• _What to produce_: Begin at the line containing "Recover the first 5" and copy each line exactly through the end of the records, leaving out what comes before.

• _Entries shown_:
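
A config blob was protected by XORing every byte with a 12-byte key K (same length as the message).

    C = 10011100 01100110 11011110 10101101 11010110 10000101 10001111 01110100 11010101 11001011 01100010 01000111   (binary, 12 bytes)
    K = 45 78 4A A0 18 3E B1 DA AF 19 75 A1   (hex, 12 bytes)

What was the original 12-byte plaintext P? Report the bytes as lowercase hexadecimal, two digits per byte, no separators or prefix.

d91e940dcebb3eae7ad217e6

XOR is its own inverse, so applying the key byte-wise gives the result directly.
byte 0: 9c ^ 45 = d9
byte 1: 66 ^ 78 = 1e
byte 2: de ^ 4a = 94
byte 3: ad ^ a0 = 0d
byte 4: d6 ^ 18 = ce
byte 5: 85 ^ 3e = bb
byte 6: 8f ^ b1 = 3e
byte 7: 74 ^ da = ae
byte 8: d5 ^ af = 7a
byte 9: cb ^ 19 = d2
byte 10: 62 ^ 75 = 17
byte 11: 47 ^ a1 = e6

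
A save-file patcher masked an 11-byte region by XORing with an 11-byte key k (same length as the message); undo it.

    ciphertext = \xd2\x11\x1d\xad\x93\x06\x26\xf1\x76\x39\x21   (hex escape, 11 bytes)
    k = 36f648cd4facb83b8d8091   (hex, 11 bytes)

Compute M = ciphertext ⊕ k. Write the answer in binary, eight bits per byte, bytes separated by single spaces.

XOR is its own inverse, so applying the key byte-wise gives the result directly.
d2 XOR 36 = e4
11 XOR f6 = e7
1d XOR 48 = 55
ad XOR cd = 60
93 XOR 4f = dc
06 XOR ac = aa
26 XOR b8 = 9e
f1 XOR 3b = ca
76 XOR 8d = fb
39 XOR 80 = b9
21 XOR 91 = b0

11100100 11100111 01010101 01100000 11011100 10101010 10011110 11001010 11111011 10111001 10110000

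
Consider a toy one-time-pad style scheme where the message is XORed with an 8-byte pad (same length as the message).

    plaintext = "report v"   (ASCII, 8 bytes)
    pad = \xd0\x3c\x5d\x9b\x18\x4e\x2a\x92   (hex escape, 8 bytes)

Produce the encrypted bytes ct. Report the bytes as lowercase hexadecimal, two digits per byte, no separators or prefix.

XOR is its own inverse, so applying the key byte-wise gives the result directly.
114 ^ 208 = 162
101 ^  60 =  89
112 ^  93 =  45
111 ^ 155 = 244
114 ^  24 = 106
116 ^  78 =  58
 32 ^  42 =  10
118 ^ 146 = 228

a2592df46a3a0ae4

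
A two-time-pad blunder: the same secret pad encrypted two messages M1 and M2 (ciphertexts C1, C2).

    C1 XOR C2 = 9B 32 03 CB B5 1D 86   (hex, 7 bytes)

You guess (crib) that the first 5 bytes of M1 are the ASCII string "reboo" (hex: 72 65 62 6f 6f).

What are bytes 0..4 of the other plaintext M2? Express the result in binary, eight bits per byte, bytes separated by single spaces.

11101001 01010111 01100001 10100100 11011010

Since C1 ⊕ C2 = M1 ⊕ M2, XORing with the guessed M1 bytes yields the corresponding M2 bytes: M2 = (C1 ⊕ C2) ⊕ M1.
byte 0: 155 ⊕ 114 = 233
byte 1:  50 ⊕ 101 =  87
byte 2:   3 ⊕  98 =  97
byte 3: 203 ⊕ 111 = 164
byte 4: 181 ⊕ 111 = 218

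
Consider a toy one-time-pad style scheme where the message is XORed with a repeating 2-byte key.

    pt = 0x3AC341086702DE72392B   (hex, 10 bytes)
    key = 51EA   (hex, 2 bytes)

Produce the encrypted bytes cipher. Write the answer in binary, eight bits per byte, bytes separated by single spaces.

01101011 00101001 00010000 11100010 00110110 11101000 10001111 10011000 01101000 11000001

The 2-byte key repeats, so the effective keystream is 51 ea 51 ea 51 ea 51 ea 51 ea.
byte 0: 3a ^ 51 = 6b
byte 1: c3 ^ ea = 29
byte 2: 41 ^ 51 = 10
byte 3: 08 ^ ea = e2
byte 4: 67 ^ 51 = 36
byte 5: 02 ^ ea = e8
byte 6: de ^ 51 = 8f
byte 7: 72 ^ ea = 98
byte 8: 39 ^ 51 = 68
byte 9: 2b ^ ea = c1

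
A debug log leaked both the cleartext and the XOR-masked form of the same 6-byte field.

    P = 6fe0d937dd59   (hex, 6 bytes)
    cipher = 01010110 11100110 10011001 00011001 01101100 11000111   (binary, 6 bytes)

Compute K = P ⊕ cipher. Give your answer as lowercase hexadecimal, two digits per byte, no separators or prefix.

Since cipher = P ⊕ K, XORing both sides with P gives K = P ⊕ cipher.
6f xor 56 = 39
e0 xor e6 = 06
d9 xor 99 = 40
37 xor 19 = 2e
dd xor 6c = b1
59 xor c7 = 9e

3906402eb19e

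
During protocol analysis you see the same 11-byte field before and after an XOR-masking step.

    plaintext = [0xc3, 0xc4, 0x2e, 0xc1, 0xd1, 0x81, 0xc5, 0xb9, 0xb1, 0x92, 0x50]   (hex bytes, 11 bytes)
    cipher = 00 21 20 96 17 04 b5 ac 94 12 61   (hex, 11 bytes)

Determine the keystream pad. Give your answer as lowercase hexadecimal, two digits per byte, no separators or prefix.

c3e50e57c6857015258031

Since cipher = plaintext ⊕ pad, XORing both sides with plaintext gives pad = plaintext ⊕ cipher.
byte 0: 11000011 XOR 00000000 = 11000011
byte 1: 11000100 XOR 00100001 = 11100101
byte 2: 00101110 XOR 00100000 = 00001110
byte 3: 11000001 XOR 10010110 = 01010111
byte 4: 11010001 XOR 00010111 = 11000110
byte 5: 10000001 XOR 00000100 = 10000101
byte 6: 11000101 XOR 10110101 = 01110000
byte 7: 10111001 XOR 10101100 = 00010101
byte 8: 10110001 XOR 10010100 = 00100101
byte 9: 10010010 XOR 00010010 = 10000000
byte 10: 01010000 XOR 01100001 = 00110001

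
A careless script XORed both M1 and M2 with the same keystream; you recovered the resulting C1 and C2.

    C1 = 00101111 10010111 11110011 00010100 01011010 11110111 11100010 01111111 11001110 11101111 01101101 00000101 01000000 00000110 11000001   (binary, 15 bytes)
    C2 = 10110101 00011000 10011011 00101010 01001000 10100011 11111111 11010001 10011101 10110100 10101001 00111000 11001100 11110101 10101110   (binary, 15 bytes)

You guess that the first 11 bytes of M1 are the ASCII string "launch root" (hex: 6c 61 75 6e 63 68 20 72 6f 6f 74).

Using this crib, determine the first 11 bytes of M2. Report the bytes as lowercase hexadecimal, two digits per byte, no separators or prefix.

f6ee1d50713c3ddc3c34b0

First, C1 ⊕ C2 = (M1 ⊕ K) ⊕ (M2 ⊕ K) = M1 ⊕ M2, so the key drops out. Then M2 = (M1 ⊕ M2) ⊕ M1 over the first 11 bytes.
byte 0: (2f ^ b5) ^ 6c = 9a ^ 6c = f6
byte 1: (97 ^ 18) ^ 61 = 8f ^ 61 = ee
byte 2: (f3 ^ 9b) ^ 75 = 68 ^ 75 = 1d
byte 3: (14 ^ 2a) ^ 6e = 3e ^ 6e = 50
byte 4: (5a ^ 48) ^ 63 = 12 ^ 63 = 71
byte 5: (f7 ^ a3) ^ 68 = 54 ^ 68 = 3c
byte 6: (e2 ^ ff) ^ 20 = 1d ^ 20 = 3d
byte 7: (7f ^ d1) ^ 72 = ae ^ 72 = dc
byte 8: (ce ^ 9d) ^ 6f = 53 ^ 6f = 3c
byte 9: (ef ^ b4) ^ 6f = 5b ^ 6f = 34
byte 10: (6d ^ a9) ^ 74 = c4 ^ 74 = b0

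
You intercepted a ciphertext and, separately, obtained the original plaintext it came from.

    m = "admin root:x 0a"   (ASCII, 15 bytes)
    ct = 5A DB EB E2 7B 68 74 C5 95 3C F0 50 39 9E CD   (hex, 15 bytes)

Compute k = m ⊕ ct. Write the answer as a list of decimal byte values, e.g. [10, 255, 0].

[59, 191, 134, 139, 21, 72, 6, 170, 250, 72, 202, 40, 25, 174, 172]

Since ct = m ⊕ k, XORing both sides with m gives k = m ⊕ ct.
byte 0:  97 ⊕  90 =  59
byte 1: 100 ⊕ 219 = 191
byte 2: 109 ⊕ 235 = 134
byte 3: 105 ⊕ 226 = 139
byte 4: 110 ⊕ 123 =  21
byte 5:  32 ⊕ 104 =  72
byte 6: 114 ⊕ 116 =   6
byte 7: 111 ⊕ 197 = 170
byte 8: 111 ⊕ 149 = 250
byte 9: 116 ⊕  60 =  72
byte 10:  58 ⊕ 240 = 202
byte 11: 120 ⊕  80 =  40
byte 12:  32 ⊕  57 =  25
byte 13:  48 ⊕ 158 = 174
byte 14:  97 ⊕ 205 = 172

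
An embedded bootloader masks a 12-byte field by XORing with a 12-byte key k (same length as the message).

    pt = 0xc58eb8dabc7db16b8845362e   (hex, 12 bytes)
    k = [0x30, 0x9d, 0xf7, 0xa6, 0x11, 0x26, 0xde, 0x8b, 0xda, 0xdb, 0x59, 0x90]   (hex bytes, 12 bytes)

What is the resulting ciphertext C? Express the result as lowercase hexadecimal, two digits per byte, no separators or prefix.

c5 ^ 30 = f5
8e ^ 9d = 13
b8 ^ f7 = 4f
da ^ a6 = 7c
bc ^ 11 = ad
7d ^ 26 = 5b
b1 ^ de = 6f
6b ^ 8b = e0
88 ^ da = 52
45 ^ db = 9e
36 ^ 59 = 6f
2e ^ 90 = be

f5134f7cad5b6fe0529e6fbe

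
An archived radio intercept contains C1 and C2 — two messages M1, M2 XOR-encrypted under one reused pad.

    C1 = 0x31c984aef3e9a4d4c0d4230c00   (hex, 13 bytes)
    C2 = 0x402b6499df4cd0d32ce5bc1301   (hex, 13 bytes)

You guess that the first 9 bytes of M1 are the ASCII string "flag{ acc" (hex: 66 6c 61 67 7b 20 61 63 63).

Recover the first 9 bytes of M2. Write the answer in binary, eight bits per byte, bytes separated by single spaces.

00010111 10001110 10000001 01010000 01010111 10000101 00010101 01100100 10001111

First, C1 ⊕ C2 = (M1 ⊕ K) ⊕ (M2 ⊕ K) = M1 ⊕ M2, so the key drops out. Then M2 = (M1 ⊕ M2) ⊕ M1 over the first 9 bytes.
byte 0: (31 xor 40) xor 66 = 71 xor 66 = 17
byte 1: (c9 xor 2b) xor 6c = e2 xor 6c = 8e
byte 2: (84 xor 64) xor 61 = e0 xor 61 = 81
byte 3: (ae xor 99) xor 67 = 37 xor 67 = 50
byte 4: (f3 xor df) xor 7b = 2c xor 7b = 57
byte 5: (e9 xor 4c) xor 20 = a5 xor 20 = 85
byte 6: (a4 xor d0) xor 61 = 74 xor 61 = 15
byte 7: (d4 xor d3) xor 63 = 07 xor 63 = 64
byte 8: (c0 xor 2c) xor 63 = ec xor 63 = 8f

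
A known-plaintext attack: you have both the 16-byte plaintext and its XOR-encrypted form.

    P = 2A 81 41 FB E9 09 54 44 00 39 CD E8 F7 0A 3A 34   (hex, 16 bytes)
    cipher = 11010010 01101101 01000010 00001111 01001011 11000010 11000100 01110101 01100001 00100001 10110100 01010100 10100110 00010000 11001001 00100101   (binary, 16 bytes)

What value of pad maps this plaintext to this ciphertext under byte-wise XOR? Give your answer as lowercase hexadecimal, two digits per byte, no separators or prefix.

f8ec03f4a2cb9031611879bc511af311

Since cipher = P ⊕ pad, XORing both sides with P gives pad = P ⊕ cipher.
byte 0:  42 ^ 210 = 248
byte 1: 129 ^ 109 = 236
byte 2:  65 ^  66 =   3
byte 3: 251 ^  15 = 244
byte 4: 233 ^  75 = 162
byte 5:   9 ^ 194 = 203
byte 6:  84 ^ 196 = 144
byte 7:  68 ^ 117 =  49
byte 8:   0 ^  97 =  97
byte 9:  57 ^  33 =  24
byte 10: 205 ^ 180 = 121
byte 11: 232 ^  84 = 188
byte 12: 247 ^ 166 =  81
byte 13:  10 ^  16 =  26
byte 14:  58 ^ 201 = 243
byte 15:  52 ^  37 =  17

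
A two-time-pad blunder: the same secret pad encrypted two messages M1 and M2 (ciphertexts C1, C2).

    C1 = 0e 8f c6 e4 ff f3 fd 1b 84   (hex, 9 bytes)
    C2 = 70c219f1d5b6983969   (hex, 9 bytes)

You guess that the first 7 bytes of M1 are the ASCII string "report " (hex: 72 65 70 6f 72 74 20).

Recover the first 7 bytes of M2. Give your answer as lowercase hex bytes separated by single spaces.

0c 28 af 7a 58 31 45

First, C1 ⊕ C2 = (M1 ⊕ K) ⊕ (M2 ⊕ K) = M1 ⊕ M2, so the key drops out. Then M2 = (M1 ⊕ M2) ⊕ M1 over the first 7 bytes.
byte 0: (0e xor 70) xor 72 = 7e xor 72 = 0c
byte 1: (8f xor c2) xor 65 = 4d xor 65 = 28
byte 2: (c6 xor 19) xor 70 = df xor 70 = af
byte 3: (e4 xor f1) xor 6f = 15 xor 6f = 7a
byte 4: (ff xor d5) xor 72 = 2a xor 72 = 58
byte 5: (f3 xor b6) xor 74 = 45 xor 74 = 31
byte 6: (fd xor 98) xor 20 = 65 xor 20 = 45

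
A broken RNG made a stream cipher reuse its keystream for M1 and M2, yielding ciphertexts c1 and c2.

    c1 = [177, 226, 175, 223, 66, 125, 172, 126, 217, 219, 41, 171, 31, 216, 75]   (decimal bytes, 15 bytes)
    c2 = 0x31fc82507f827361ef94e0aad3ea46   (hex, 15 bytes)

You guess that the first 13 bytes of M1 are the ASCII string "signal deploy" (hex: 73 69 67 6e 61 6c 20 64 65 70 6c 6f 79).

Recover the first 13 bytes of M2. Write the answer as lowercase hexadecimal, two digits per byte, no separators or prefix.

f3774ae15c93ff7b533fa56eb5

First, c1 ⊕ c2 = (M1 ⊕ K) ⊕ (M2 ⊕ K) = M1 ⊕ M2, so the key drops out. Then M2 = (M1 ⊕ M2) ⊕ M1 over the first 13 bytes.
byte 0: (b1 ⊕ 31) ⊕ 73 = 80 ⊕ 73 = f3
byte 1: (e2 ⊕ fc) ⊕ 69 = 1e ⊕ 69 = 77
byte 2: (af ⊕ 82) ⊕ 67 = 2d ⊕ 67 = 4a
byte 3: (df ⊕ 50) ⊕ 6e = 8f ⊕ 6e = e1
byte 4: (42 ⊕ 7f) ⊕ 61 = 3d ⊕ 61 = 5c
byte 5: (7d ⊕ 82) ⊕ 6c = ff ⊕ 6c = 93
byte 6: (ac ⊕ 73) ⊕ 20 = df ⊕ 20 = ff
byte 7: (7e ⊕ 61) ⊕ 64 = 1f ⊕ 64 = 7b
byte 8: (d9 ⊕ ef) ⊕ 65 = 36 ⊕ 65 = 53
byte 9: (db ⊕ 94) ⊕ 70 = 4f ⊕ 70 = 3f
byte 10: (29 ⊕ e0) ⊕ 6c = c9 ⊕ 6c = a5
byte 11: (ab ⊕ aa) ⊕ 6f = 01 ⊕ 6f = 6e
byte 12: (1f ⊕ d3) ⊕ 79 = cc ⊕ 79 = b5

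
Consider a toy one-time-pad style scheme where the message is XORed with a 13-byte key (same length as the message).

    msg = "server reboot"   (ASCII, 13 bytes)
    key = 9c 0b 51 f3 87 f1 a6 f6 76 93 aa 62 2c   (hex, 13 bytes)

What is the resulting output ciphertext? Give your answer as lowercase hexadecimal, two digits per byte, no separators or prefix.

73 ⊕ 9c = ef
65 ⊕ 0b = 6e
72 ⊕ 51 = 23
76 ⊕ f3 = 85
65 ⊕ 87 = e2
72 ⊕ f1 = 83
20 ⊕ a6 = 86
72 ⊕ f6 = 84
65 ⊕ 76 = 13
62 ⊕ 93 = f1
6f ⊕ aa = c5
6f ⊕ 62 = 0d
74 ⊕ 2c = 58

ef6e2385e283868413f1c50d58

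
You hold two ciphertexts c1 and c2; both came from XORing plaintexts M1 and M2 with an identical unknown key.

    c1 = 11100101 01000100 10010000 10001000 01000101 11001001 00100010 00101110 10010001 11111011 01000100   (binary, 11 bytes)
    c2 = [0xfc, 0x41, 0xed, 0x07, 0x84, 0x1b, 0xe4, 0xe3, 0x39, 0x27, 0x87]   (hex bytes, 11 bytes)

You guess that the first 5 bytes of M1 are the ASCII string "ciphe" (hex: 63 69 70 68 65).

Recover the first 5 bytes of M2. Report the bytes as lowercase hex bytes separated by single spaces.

First, c1 ⊕ c2 = (M1 ⊕ K) ⊕ (M2 ⊕ K) = M1 ⊕ M2, so the key drops out. Then M2 = (M1 ⊕ M2) ⊕ M1 over the first 5 bytes.
byte 0: (e5 XOR fc) XOR 63 = 19 XOR 63 = 7a
byte 1: (44 XOR 41) XOR 69 = 05 XOR 69 = 6c
byte 2: (90 XOR ed) XOR 70 = 7d XOR 70 = 0d
byte 3: (88 XOR 07) XOR 68 = 8f XOR 68 = e7
byte 4: (45 XOR 84) XOR 65 = c1 XOR 65 = a4

7a 6c 0d e7 a4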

• _Answer below_:
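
Recover the first 5 bytes of M2. Report the bytes as lowercase hex bytes separated by single spaces.

First, c1 ⊕ c2 = (M1 ⊕ K) ⊕ (M2 ⊕ K) = M1 ⊕ M2, so the key drops out. Then M2 = (M1 ⊕ M2) ⊕ M1 over the first 5 bytes.
byte 0: (e5 XOR fc) XOR 63 = 19 XOR 63 = 7a
byte 1: (44 XOR 41) XOR 69 = 05 XOR 69 = 6c
byte 2: (90 XOR ed) XOR 70 = 7d XOR 70 = 0d
byte 3: (88 XOR 07) XOR 68 = 8f XOR 68 = e7
byte 4: (45 XOR 84) XOR 65 = c1 XOR 65 = a4

7a 6c 0d e7 a4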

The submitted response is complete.